(Collected data)
◆ ◆ ◆ ◆ ◆

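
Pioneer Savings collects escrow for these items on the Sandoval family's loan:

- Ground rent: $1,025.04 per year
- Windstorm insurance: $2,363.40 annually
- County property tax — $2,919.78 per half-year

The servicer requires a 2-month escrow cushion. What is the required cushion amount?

Ground rent: $1,025.04
Windstorm insurance: $2,363.40
County property tax: $2,919.78 × 2 = $5,839.56
Total annual escrow = $1,025.04 + $2,363.40 + $5,839.56 = $9,228.00
Base monthly escrow = $9,228.00 ÷ 12 = $769.00
Cushion = 2 × $769.00 = $1,538.00

$1,538.00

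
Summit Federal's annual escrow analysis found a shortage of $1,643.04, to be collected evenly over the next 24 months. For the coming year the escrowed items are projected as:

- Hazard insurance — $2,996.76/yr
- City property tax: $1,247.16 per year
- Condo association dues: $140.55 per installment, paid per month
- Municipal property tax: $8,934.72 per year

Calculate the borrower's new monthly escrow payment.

$1,307.23

Hazard insurance = $2,996.76 per year
City property tax = $1,247.16 per year
Condo association dues = $140.55 × 12 = $1,686.60 per year
Municipal property tax = $8,934.72 per year
Annual escrow total = $2,996.76 + $1,247.16 + $1,686.60 + $8,934.72 = $14,865.24
Monthly = $14,865.24 ÷ 12 = $1,238.77
Shortage per month = $1,643.04 ÷ 24 = $68.46
Adjusted monthly = $1,238.77 + $68.46 = $1,307.23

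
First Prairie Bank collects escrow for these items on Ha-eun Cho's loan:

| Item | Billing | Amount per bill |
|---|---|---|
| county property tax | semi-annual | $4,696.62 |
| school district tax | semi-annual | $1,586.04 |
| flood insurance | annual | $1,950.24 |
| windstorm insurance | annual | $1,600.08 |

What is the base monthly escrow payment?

$1,342.97

County property tax: $4,696.62 × 2 = $9,393.24
School district tax: $1,586.04 × 2 = $3,172.08
Flood insurance: $1,950.24
Windstorm insurance: $1,600.08
Total annual escrow = $9,393.24 + $3,172.08 + $1,950.24 + $1,600.08 = $16,115.64
Base monthly escrow = $16,115.64 ÷ 12 = $1,342.97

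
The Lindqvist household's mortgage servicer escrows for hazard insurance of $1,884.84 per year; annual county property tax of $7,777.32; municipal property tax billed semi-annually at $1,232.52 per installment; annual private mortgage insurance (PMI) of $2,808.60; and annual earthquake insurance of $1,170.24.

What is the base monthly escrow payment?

$1,342.17

Hazard insurance = $1,884.84
County property tax = $7,777.32
Municipal property tax = $1,232.52 × 2 = $2,465.04
Private mortgage insurance (PMI) = $2,808.60
Earthquake insurance = $1,170.24
Total per year = $1,884.84 + $7,777.32 + $2,465.04 + $2,808.60 + $1,170.24 = $16,106.04
Base monthly escrow = $16,106.04 ÷ 12 = $1,342.17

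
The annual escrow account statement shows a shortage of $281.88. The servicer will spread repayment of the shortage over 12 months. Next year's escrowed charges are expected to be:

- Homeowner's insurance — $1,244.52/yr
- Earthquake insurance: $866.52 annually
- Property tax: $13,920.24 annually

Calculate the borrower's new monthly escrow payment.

$1,359.43

Homeowner's insurance = $1,244.52/yr
Earthquake insurance = $866.52/yr
Property tax = $13,920.24/yr
Combined annual = $16,031.28
Monthly = $16,031.28 ÷ 12 = $1,335.94
Monthly shortage recovery: $281.88 / 12 = $23.49
New monthly escrow = $1,335.94 + $23.49 = $1,359.43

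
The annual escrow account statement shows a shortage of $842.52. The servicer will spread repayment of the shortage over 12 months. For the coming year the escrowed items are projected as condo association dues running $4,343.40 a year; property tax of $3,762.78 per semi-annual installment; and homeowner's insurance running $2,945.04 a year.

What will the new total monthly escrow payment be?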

◆ ◆ ◆ ◆ ◆

YOUR INSTRUCTIONS:
Go through the lines above and copy any that contain "months".

OUTPUT FOR THIS TASK:
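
Summit Federal's annual escrow analysis found a shortage of $1,643.04, to be collected evenly over the next 24 months. For the coming year the escrowed items are projected as:
The annual escrow account statement shows a shortage of $281.88. The servicer will spread repayment of the shortage over 12 months. Next year's escrowed charges are expected to be:
The annual escrow account statement shows a shortage of $842.52. The servicer will spread repayment of the shortage over 12 months. For the coming year the escrowed items are projected as condo association dues running $4,343.40 a year; property tax of $3,762.78 per semi-annual installment; and homeowner's insurance running $2,945.04 a year.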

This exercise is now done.